◆ TASK TO CARRY OUT ◆
Go through the records and report each line in which the word "ethnographer" occurs.

◆ DATA SECTION ◆

Start of Block

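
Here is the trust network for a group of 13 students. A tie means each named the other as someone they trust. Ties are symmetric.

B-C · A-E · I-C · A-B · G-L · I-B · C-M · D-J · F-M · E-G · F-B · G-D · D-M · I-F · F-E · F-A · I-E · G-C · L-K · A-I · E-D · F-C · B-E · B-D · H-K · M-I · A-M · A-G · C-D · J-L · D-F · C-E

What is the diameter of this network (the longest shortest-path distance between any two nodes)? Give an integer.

Eccentricity of each node (its greatest distance to any other): A:4, B:5, C:4, D:4, E:4, F:5, G:3, H:5, I:5, J:3, K:4, L:3, M:5.
The maximum eccentricity is 5, realized for instance by the pair H–M via H – K – L – G – C – M. So the diameter is 5.

5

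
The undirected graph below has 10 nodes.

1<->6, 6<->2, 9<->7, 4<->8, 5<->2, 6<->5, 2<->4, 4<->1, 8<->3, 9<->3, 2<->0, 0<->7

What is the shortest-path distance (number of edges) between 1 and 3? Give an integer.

3

One shortest route is 1 – 4 – 8 – 3, which uses 3 edges, and at distance 2 from 1 we only reach {2, 5, 8}, which does not include 3. So d(1,3) = 3.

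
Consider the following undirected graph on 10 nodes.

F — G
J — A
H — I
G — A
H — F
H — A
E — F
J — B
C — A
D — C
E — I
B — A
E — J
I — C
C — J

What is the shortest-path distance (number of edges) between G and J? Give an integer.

One shortest route is G – A – J, which uses 2 edges, and G and J are not directly tied, so nothing shorter exists. So d(G,J) = 2.

2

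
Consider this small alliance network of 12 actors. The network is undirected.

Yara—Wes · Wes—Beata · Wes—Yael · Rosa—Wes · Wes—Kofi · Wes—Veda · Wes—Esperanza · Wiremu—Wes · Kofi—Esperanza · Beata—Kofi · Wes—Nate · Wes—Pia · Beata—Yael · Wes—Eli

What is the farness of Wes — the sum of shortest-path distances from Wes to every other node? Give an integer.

Distances from Wes: Beata:1, Eli:1, Esperanza:1, Kofi:1, Nate:1, Pia:1, Rosa:1, Veda:1, Wiremu:1, Yael:1, Yara:1.
Sum = 1 + 1 + 1 + 1 + 1 + 1 + 1 + 1 + 1 + 1 + 1 = 11.

11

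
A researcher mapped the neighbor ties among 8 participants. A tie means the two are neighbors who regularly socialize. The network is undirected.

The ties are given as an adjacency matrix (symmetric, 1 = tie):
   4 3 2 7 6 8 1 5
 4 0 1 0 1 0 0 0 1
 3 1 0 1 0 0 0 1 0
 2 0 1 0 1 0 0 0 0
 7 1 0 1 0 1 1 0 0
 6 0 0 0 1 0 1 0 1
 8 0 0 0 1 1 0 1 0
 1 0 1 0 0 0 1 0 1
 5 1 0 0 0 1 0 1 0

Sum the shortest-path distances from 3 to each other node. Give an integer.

12

Distances from 3: 1:1, 2:1, 4:1, 5:2, 6:3, 7:2, 8:2.
Sum = 1 + 1 + 1 + 2 + 3 + 2 + 2 = 12.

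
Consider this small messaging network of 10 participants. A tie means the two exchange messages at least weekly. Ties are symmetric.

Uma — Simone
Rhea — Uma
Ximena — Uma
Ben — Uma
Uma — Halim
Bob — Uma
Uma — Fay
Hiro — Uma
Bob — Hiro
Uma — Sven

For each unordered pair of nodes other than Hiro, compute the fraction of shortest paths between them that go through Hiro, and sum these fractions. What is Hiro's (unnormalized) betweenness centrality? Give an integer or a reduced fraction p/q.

No shortest path between any pair of other nodes passes through Hiro.
Summing the contributions gives betweenness(Hiro) = 0.

0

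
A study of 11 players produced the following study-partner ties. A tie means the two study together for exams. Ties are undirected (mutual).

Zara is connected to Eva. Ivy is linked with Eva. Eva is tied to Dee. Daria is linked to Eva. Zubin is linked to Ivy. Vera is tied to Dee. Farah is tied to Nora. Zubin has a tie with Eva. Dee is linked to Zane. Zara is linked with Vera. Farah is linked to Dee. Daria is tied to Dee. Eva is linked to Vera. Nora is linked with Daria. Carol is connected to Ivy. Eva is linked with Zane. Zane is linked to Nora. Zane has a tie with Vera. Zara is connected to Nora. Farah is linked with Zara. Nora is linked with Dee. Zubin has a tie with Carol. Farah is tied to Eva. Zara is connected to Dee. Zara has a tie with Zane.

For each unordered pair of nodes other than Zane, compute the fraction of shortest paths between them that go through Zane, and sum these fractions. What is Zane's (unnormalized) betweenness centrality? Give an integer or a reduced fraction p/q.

Pairs whose geodesics pass through Zane — Nora–Vera: 1/3; Nora–Eva: 1/5; Nora–Carol: 2/10; Nora–Zubin: 1/5; Nora–Ivy: 1/5.
All other pairs contribute 0.
Summing the contributions gives betweenness(Zane) = 17/15.

17/15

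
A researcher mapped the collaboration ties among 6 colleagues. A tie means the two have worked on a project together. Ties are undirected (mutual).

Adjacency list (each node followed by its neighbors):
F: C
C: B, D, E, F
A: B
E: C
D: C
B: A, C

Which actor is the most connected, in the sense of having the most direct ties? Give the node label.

Degrees — A:1, B:2, C:4, D:1, E:1, F:1.
The maximum is 4, attained only by C.

C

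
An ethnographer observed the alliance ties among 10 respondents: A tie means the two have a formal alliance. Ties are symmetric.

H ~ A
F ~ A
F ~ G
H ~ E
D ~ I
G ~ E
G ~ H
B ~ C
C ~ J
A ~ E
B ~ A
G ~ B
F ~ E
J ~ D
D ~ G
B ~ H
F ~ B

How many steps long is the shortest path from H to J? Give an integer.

One shortest route is H – G – D – J, which uses 3 edges, and at distance 2 from H we only reach {C, D, F}, which does not include J. So d(H,J) = 3.

3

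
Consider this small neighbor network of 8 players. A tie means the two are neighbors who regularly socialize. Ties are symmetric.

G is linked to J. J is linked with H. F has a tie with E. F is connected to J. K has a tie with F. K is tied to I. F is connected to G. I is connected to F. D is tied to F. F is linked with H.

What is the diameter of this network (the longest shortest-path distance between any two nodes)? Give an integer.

Eccentricity of each node (its greatest distance to any other): D:2, E:2, F:1, G:2, H:2, I:2, J:2, K:2.
The maximum eccentricity is 2, realized for instance by the pair K–J via K – F – J. So the diameter is 2.

2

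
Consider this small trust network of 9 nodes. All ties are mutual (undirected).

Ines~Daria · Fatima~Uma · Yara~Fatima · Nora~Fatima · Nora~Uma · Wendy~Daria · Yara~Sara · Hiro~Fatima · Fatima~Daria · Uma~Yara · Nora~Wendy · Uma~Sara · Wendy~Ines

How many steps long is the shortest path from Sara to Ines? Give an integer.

One shortest route is Sara – Uma – Fatima – Daria – Ines, which uses 4 edges, and at distance 3 from Sara we only reach {Daria, Hiro, Wendy}, which does not include Ines. So d(Sara,Ines) = 4.

4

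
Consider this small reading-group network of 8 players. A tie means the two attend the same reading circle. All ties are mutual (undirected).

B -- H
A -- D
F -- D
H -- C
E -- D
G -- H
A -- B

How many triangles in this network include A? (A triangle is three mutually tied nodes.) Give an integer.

A's neighbors are B and D, but none of them are tied to each other, so no triangle contains A.

0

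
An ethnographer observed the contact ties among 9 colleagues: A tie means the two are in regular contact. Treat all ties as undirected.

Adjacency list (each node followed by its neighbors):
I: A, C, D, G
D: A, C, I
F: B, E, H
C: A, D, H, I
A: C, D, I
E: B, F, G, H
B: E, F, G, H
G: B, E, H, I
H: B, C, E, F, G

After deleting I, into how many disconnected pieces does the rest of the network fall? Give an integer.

I's neighbors (A, C, D, and G) remain reachable from one another through other ties, so the rest of the network stays in one piece.

1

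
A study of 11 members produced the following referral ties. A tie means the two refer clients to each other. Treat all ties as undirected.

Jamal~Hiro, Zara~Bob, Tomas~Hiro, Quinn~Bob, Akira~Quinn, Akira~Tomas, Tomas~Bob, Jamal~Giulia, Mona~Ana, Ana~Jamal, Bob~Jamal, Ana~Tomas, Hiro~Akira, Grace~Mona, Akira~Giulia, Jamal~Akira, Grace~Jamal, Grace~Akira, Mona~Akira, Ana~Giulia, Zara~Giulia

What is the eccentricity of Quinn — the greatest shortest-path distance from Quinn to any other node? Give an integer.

3

Distances from Quinn: Akira:1, Ana:3, Bob:1, Giulia:2, Grace:2, Hiro:2, Jamal:2, Mona:2, Tomas:2, Zara:2.
The largest is 3 (to Ana), so the eccentricity of Quinn is 3.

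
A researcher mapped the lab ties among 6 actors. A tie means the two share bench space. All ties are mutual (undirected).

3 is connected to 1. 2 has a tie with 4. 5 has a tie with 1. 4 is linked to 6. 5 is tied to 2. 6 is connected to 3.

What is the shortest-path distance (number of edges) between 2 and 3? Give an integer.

One shortest route is 2 – 5 – 1 – 3, which uses 3 edges, and at distance 2 from 2 we only reach {1, 6}, which does not include 3. So d(2,3) = 3.

3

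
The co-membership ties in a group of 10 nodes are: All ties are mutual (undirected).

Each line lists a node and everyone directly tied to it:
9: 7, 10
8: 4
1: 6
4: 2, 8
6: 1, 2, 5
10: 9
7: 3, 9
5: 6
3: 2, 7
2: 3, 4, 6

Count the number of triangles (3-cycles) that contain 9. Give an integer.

0

9's neighbors are 7 and 10, but none of them are tied to each other, so no triangle contains 9.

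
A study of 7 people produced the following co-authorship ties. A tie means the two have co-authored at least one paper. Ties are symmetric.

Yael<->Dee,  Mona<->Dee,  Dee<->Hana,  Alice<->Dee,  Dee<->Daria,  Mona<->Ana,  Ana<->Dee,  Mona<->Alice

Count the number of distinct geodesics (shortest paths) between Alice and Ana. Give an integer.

2

The shortest distance is 2. The length-2 paths are: Alice–Dee–Ana; Alice–Mona–Ana.
That gives 2 distinct shortest paths.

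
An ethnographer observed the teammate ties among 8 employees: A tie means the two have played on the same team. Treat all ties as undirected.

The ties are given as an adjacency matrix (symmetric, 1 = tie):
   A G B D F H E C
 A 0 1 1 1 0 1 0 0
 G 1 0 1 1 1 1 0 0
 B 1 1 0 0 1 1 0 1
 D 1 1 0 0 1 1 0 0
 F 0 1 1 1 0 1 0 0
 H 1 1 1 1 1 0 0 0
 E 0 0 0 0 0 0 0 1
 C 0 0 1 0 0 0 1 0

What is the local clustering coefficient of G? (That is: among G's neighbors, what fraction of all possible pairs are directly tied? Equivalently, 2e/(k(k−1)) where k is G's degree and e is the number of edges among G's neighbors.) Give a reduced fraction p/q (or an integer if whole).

G's neighbors: A, B, D, F, and H (k = 5).
Possible neighbor pairs: C(5,2) = 10. Edges among them: A–B, A–D, A–H, B–F, B–H, D–F, D–H, F–H → e = 8.
Clustering(G) = 8/10 = 4/5.

4/5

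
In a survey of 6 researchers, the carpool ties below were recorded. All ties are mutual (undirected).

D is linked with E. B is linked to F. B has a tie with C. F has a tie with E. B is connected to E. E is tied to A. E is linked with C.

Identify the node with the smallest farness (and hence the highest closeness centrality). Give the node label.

E

Farness (sum of distances to all others) for each node — A:9, B:7, C:8, D:9, E:5, F:8.
The smallest farness is 5, for E, so E has the highest closeness.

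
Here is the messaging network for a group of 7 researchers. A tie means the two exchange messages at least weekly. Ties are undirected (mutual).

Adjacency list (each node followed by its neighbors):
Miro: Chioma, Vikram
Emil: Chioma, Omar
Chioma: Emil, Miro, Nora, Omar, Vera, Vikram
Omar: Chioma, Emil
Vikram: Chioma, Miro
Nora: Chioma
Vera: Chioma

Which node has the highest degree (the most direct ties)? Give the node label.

Degrees — Chioma:6, Emil:2, Miro:2, Nora:1, Omar:2, Vera:1, Vikram:2.
The maximum is 6, attained only by Chioma.

Chioma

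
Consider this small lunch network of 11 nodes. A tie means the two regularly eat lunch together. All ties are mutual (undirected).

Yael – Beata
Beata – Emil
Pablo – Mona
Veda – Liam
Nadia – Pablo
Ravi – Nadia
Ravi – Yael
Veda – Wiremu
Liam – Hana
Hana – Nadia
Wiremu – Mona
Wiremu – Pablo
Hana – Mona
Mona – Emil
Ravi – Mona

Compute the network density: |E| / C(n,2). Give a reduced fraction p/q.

There are 15 edges and 11 nodes, so the maximum possible is C(11,2) = 55.
Density = 15/55 = 3/11.

3/11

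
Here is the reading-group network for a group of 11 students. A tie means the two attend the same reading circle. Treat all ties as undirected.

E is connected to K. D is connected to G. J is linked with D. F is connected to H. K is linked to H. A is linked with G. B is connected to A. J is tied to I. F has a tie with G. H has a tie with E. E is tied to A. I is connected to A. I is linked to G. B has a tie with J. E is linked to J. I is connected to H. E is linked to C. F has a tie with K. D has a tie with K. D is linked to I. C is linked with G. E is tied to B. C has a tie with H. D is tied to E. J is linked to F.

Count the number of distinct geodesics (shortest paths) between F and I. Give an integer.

The shortest distance is 2. The length-2 paths are: F–G–I; F–J–I; F–H–I.
That gives 3 distinct shortest paths.

3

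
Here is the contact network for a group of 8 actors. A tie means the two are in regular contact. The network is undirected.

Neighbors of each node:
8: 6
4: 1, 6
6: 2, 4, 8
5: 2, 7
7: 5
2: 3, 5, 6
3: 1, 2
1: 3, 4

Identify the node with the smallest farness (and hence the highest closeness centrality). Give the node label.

2

Farness (sum of distances to all others) for each node — 1:16, 2:11, 3:14, 4:15, 5:15, 6:12, 7:21, 8:18.
The smallest farness is 11, for 2, so 2 has the highest closeness.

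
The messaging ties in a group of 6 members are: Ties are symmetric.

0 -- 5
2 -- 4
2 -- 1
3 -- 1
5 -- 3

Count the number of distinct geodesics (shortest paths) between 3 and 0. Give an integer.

1

The shortest distance is 2, and the only length-2 path is 3–5–0. So there is exactly 1 shortest path.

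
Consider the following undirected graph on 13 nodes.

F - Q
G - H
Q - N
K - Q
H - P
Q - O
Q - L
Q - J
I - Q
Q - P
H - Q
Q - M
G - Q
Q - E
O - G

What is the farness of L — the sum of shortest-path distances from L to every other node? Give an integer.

23

Distances from L: E:2, F:2, G:2, H:2, I:2, J:2, K:2, M:2, N:2, O:2, P:2, Q:1.
Sum = 2 + 2 + 2 + 2 + 2 + 2 + 2 + 2 + 2 + 2 + 2 + 1 = 23.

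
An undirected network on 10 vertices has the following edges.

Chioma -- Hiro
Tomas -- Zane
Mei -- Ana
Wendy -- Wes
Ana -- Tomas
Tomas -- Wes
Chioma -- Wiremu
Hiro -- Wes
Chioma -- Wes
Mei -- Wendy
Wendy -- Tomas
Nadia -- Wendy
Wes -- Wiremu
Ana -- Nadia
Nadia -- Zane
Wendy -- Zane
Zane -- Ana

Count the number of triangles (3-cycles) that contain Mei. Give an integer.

Mei's neighbors are Ana and Wendy, but none of them are tied to each other, so no triangle contains Mei.

0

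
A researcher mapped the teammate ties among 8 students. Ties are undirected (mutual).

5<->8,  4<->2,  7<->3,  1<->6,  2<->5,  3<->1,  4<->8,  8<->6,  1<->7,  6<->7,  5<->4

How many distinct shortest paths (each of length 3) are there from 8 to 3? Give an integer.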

End of Block

◆ SOLUTION TO THIS PROBLEM ◆
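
An ethnographer observed the alliance ties among 10 respondents: A tie means the two have a formal alliance. Ties are symmetric.
An ethnographer observed the contact ties among 9 colleagues: A tie means the two are in regular contact. Treat all ties as undirected.
An ethnographer observed the teammate ties among 8 employees: A tie means the two have played on the same team. Treat all ties as undirected.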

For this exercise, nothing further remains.